DIRECTIONS
Retype the full set of data, character for character.

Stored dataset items
□ □ □ □ □ □ □

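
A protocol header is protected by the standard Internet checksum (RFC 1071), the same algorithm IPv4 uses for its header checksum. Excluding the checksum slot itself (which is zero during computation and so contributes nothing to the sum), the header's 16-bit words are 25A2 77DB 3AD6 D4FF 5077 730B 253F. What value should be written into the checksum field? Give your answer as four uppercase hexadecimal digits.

One's-complement addition (fold any carry out of bit 15 back into bit 0):
  0x25A2 + 0x77DB = 0x09D7D
  0x9D7D + 0x3AD6 = 0x0D853
  0xD853 + 0xD4FF = 0x1AD52 → wrap carry → 0xAD53
  0xAD53 + 0x5077 = 0x0FDCA
  0xFDCA + 0x730B = 0x170D5 → wrap carry → 0x70D6
  0x70D6 + 0x253F = 0x09615
One's-complement sum = 0x9615.
Checksum = ~0x9615 & 0xFFFF = 0x69EA.

69EA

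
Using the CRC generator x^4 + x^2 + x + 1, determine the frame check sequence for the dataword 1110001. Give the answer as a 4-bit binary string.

1001

Append 4 zeros: 11100010000. Divide by 10111 (XOR where the leading bit is 1):
  pos 0: 11100 XOR 10111 = 01011
  pos 1: 10110 XOR 10111 = 00001
  pos 5: 11000 XOR 10111 = 01111
  pos 6: 11110 XOR 10111 = 01001
Remainder (last 4 bits) = 1001. This is the CRC / FCS.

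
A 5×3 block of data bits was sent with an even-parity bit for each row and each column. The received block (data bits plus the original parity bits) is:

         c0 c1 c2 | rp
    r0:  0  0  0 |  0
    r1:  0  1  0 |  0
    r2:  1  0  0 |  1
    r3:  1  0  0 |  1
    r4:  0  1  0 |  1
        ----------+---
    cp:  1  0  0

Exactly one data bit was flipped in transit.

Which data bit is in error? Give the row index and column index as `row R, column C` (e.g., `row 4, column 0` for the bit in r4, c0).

Recompute each row's even parity and compare to rp:
  r0: data parity 0, sent rp 0 → ok
  r1: data parity 1, sent rp 0 → mismatch
  r2: data parity 1, sent rp 1 → ok
  r3: data parity 1, sent rp 1 → ok
  r4: data parity 1, sent rp 1 → ok
Recompute each column's even parity and compare to cp:
  c0: data parity 0, sent cp 1 → mismatch
  c1: data parity 0, sent cp 0 → ok
  c2: data parity 0, sent cp 0 → ok
Exactly one row (r1) and one column (c0) fail → the flipped bit is at their intersection.

row 1, column 0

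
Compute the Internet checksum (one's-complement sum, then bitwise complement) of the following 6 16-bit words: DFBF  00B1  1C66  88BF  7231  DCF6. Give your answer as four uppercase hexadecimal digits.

2B41

One's-complement addition (fold any carry out of bit 15 back into bit 0):
  0xDFBF + 0x00B1 = 0x0E070
  0xE070 + 0x1C66 = 0x0FCD6
  0xFCD6 + 0x88BF = 0x18595 → wrap carry → 0x8596
  0x8596 + 0x7231 = 0x0F7C7
  0xF7C7 + 0xDCF6 = 0x1D4BD → wrap carry → 0xD4BE
One's-complement sum = 0xD4BE.
Checksum = ~0xD4BE & 0xFFFF = 0x2B41.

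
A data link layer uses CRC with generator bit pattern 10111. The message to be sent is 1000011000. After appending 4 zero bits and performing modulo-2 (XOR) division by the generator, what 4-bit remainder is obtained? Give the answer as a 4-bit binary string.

Append 4 zeros: 10000110000000. Divide by 10111 (XOR where the leading bit is 1):
  pos 0: 10000 XOR 10111 = 00111
  pos 2: 11111 XOR 10111 = 01000
  pos 3: 10000 XOR 10111 = 00111
  pos 5: 11100 XOR 10111 = 01011
  pos 6: 10110 XOR 10111 = 00001
Remainder (last 4 bits) = 1000. This is the CRC / FCS.

1000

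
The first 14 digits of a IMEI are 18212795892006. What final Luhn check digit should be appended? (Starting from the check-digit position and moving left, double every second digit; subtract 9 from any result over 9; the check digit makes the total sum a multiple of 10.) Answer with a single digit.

Partial digits right→left: 6 0 0 2 9 8 5 9 7 2 1 2 8 1
Double every second digit counting from the check-digit position (so the 1st, 3rd, 5th, ... of the partial from the right).
  doubled (with −9 where >9): 3 0 9 1 5 2 7 → sum 27
  kept as-is: 0 2 8 9 2 2 1 → sum 24
Total = 27 + 24 = 51.
Check digit = (10 − (51 mod 10)) mod 10 = 9.

9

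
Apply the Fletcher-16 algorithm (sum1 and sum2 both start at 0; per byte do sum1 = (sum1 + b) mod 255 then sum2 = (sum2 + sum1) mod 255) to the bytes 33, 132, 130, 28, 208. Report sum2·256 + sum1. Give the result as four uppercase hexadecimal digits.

Running sums (mod 255):
  after byte 0 (33): sum1=33, sum2=33
  after byte 1 (132): sum1=165, sum2=198
  after byte 2 (130): sum1=40, sum2=238
  after byte 3 (28): sum1=68, sum2=51
  after byte 4 (208): sum1=21, sum2=72
Checksum = sum2·256 + sum1 = 72·256 + 21 = 18453 = 0x4815.

4815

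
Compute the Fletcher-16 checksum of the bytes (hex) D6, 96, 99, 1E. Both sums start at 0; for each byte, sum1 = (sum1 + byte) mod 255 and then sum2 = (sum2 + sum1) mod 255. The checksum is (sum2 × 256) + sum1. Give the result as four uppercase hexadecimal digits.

Running sums (mod 255):
  after byte 0 (D6): sum1=214, sum2=214
  after byte 1 (96): sum1=109, sum2=68
  after byte 2 (99): sum1=7, sum2=75
  after byte 3 (1E): sum1=37, sum2=112
Checksum = sum2·256 + sum1 = 112·256 + 37 = 28709 = 0x7025.

7025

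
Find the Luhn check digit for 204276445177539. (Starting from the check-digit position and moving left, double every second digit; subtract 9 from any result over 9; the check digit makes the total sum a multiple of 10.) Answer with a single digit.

6

Partial digits right→left: 9 3 5 7 7 1 5 4 4 6 7 2 4 0 2
Double every second digit counting from the check-digit position (so the 1st, 3rd, 5th, ... of the partial from the right).
  doubled (with −9 where >9): 9 1 5 1 8 5 8 4 → sum 41
  kept as-is: 3 7 1 4 6 2 0 → sum 23
Total = 41 + 23 = 64.
Check digit = (10 − (64 mod 10)) mod 10 = 6.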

□ □ □ □ □ □ □

RESULT BELOW
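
A protocol header is protected by the standard Internet checksum (RFC 1071), the same algorithm IPv4 uses for its header checksum. Excluding the checksum slot itself (which is zero during computation and so contributes nothing to the sum), the header's 16-bit words are 25A2 77DB 3AD6 D4FF 5077 730B 253F. What value should be written into the checksum field? Give your answer as four uppercase hexadecimal digits.

One's-complement addition (fold any carry out of bit 15 back into bit 0):
  0x25A2 + 0x77DB = 0x09D7D
  0x9D7D + 0x3AD6 = 0x0D853
  0xD853 + 0xD4FF = 0x1AD52 → wrap carry → 0xAD53
  0xAD53 + 0x5077 = 0x0FDCA
  0xFDCA + 0x730B = 0x170D5 → wrap carry → 0x70D6
  0x70D6 + 0x253F = 0x09615
One's-complement sum = 0x9615.
Checksum = ~0x9615 & 0xFFFF = 0x69EA.

69EA

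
Using the CRC generator x^4 + x^2 + x + 1, determine the frame check sequence for the dataword 1110001. Give the answer as a 4-bit binary string.

1001

Append 4 zeros: 11100010000. Divide by 10111 (XOR where the leading bit is 1):
  pos 0: 11100 XOR 10111 = 01011
  pos 1: 10110 XOR 10111 = 00001
  pos 5: 11000 XOR 10111 = 01111
  pos 6: 11110 XOR 10111 = 01001
Remainder (last 4 bits) = 1001. This is the CRC / FCS.

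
A 5×3 block of data bits was sent with an even-parity bit for each row and each column. The received block (data bits plus the original parity bits) is:

         c0 c1 c2 | rp
    r0:  0  0  0 |  0
    r1:  0  1  0 |  0
    r2:  1  0  0 |  1
    r3:  1  0  0 |  1
    r4:  0  1  0 |  1
        ----------+---
    cp:  1  0  0

Exactly one data bit was flipped in transit.

Which data bit is in error? Give the row index and column index as `row R, column C` (e.g., `row 4, column 0` for the bit in r4, c0).

Recompute each row's even parity and compare to rp:
  r0: data parity 0, sent rp 0 → ok
  r1: data parity 1, sent rp 0 → mismatch
  r2: data parity 1, sent rp 1 → ok
  r3: data parity 1, sent rp 1 → ok
  r4: data parity 1, sent rp 1 → ok
Recompute each column's even parity and compare to cp:
  c0: data parity 0, sent cp 1 → mismatch
  c1: data parity 0, sent cp 0 → ok
  c2: data parity 0, sent cp 0 → ok
Exactly one row (r1) and one column (c0) fail → the flipped bit is at their intersection.

row 1, column 0

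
Compute the Internet checksum (one's-complement sum, then bitwise complement) of the following 6 16-bit words: DFBF  00B1  1C66  88BF  7231  DCF6. Give your answer as four uppercase hexadecimal digits.

2B41

One's-complement addition (fold any carry out of bit 15 back into bit 0):
  0xDFBF + 0x00B1 = 0x0E070
  0xE070 + 0x1C66 = 0x0FCD6
  0xFCD6 + 0x88BF = 0x18595 → wrap carry → 0x8596
  0x8596 + 0x7231 = 0x0F7C7
  0xF7C7 + 0xDCF6 = 0x1D4BD → wrap carry → 0xD4BE
One's-complement sum = 0xD4BE.
Checksum = ~0xD4BE & 0xFFFF = 0x2B41.

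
A data link layer uses CRC with generator bit pattern 10111. The message to be sent is 1000011000. After appending 4 zero bits and performing modulo-2 (XOR) division by the generator, what 4-bit remainder is obtained? Give the answer as a 4-bit binary string.

Append 4 zeros: 10000110000000. Divide by 10111 (XOR where the leading bit is 1):
  pos 0: 10000 XOR 10111 = 00111
  pos 2: 11111 XOR 10111 = 01000
  pos 3: 10000 XOR 10111 = 00111
  pos 5: 11100 XOR 10111 = 01011
  pos 6: 10110 XOR 10111 = 00001
Remainder (last 4 bits) = 1000. This is the CRC / FCS.

1000

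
The first 14 digits of a IMEI are 18212795892006. What final Luhn check digit should be appended? (Starting from the check-digit position and moving left, double every second digit; subtract 9 from any result over 9; the check digit makes the total sum a multiple of 10.) Answer with a single digit.

Partial digits right→left: 6 0 0 2 9 8 5 9 7 2 1 2 8 1
Double every second digit counting from the check-digit position (so the 1st, 3rd, 5th, ... of the partial from the right).
  doubled (with −9 where >9): 3 0 9 1 5 2 7 → sum 27
  kept as-is: 0 2 8 9 2 2 1 → sum 24
Total = 27 + 24 = 51.
Check digit = (10 − (51 mod 10)) mod 10 = 9.

9

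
Apply the Fletcher-16 algorithm (sum1 and sum2 both start at 0; per byte do sum1 = (sum1 + b) mod 255 then sum2 = (sum2 + sum1) mod 255) to the bytes 33, 132, 130, 28, 208. Report sum2·256 + sum1. Give the result as four uppercase hexadecimal digits.

Running sums (mod 255):
  after byte 0 (33): sum1=33, sum2=33
  after byte 1 (132): sum1=165, sum2=198
  after byte 2 (130): sum1=40, sum2=238
  after byte 3 (28): sum1=68, sum2=51
  after byte 4 (208): sum1=21, sum2=72
Checksum = sum2·256 + sum1 = 72·256 + 21 = 18453 = 0x4815.

4815

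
Compute the Fletcher-16 checksum of the bytes (hex) D6, 96, 99, 1E. Both sums start at 0; for each byte, sum1 = (sum1 + byte) mod 255 and then sum2 = (sum2 + sum1) mod 255. The checksum is (sum2 × 256) + sum1. Give the result as four uppercase hexadecimal digits.

Running sums (mod 255):
  after byte 0 (D6): sum1=214, sum2=214
  after byte 1 (96): sum1=109, sum2=68
  after byte 2 (99): sum1=7, sum2=75
  after byte 3 (1E): sum1=37, sum2=112
Checksum = sum2·256 + sum1 = 112·256 + 37 = 28709 = 0x7025.

7025

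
Find the Luhn check digit for 204276445177539. (Starting from the check-digit position and moving left, double every second digit; subtract 9 from any result over 9; the check digit makes the total sum a multiple of 10.) Answer with a single digit.

6

Partial digits right→left: 9 3 5 7 7 1 5 4 4 6 7 2 4 0 2
Double every second digit counting from the check-digit position (so the 1st, 3rd, 5th, ... of the partial from the right).
  doubled (with −9 where >9): 9 1 5 1 8 5 8 4 → sum 41
  kept as-is: 3 7 1 4 6 2 0 → sum 23
Total = 41 + 23 = 64.
Check digit = (10 − (64 mod 10)) mod 10 = 6.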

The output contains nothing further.